TASK STATEMENT: Using the records below, count the lines with "declared" in them. Give the number only.

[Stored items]

= Beginning of Section =

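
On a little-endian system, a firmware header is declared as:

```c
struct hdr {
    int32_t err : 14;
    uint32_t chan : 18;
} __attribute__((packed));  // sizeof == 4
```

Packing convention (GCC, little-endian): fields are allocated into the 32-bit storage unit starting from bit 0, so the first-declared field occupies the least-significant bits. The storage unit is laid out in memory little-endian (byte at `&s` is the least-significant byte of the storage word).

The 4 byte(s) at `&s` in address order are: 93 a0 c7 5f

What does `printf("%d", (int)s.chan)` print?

[0]=0x93 [1]=0xa0 [2]=0xc7 [3]=0x5f (little-endian) → word 0x5fc7a093
err:14 @ bit 0 → (0x5fc7a093>>0)&0x3fff = 0x2093
chan:18 @ bit 14 → (0x5fc7a093>>14)&0x3ffff = 0x17f1e  ←

98078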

= End of Section =

EXERCISE RESPONSE: 2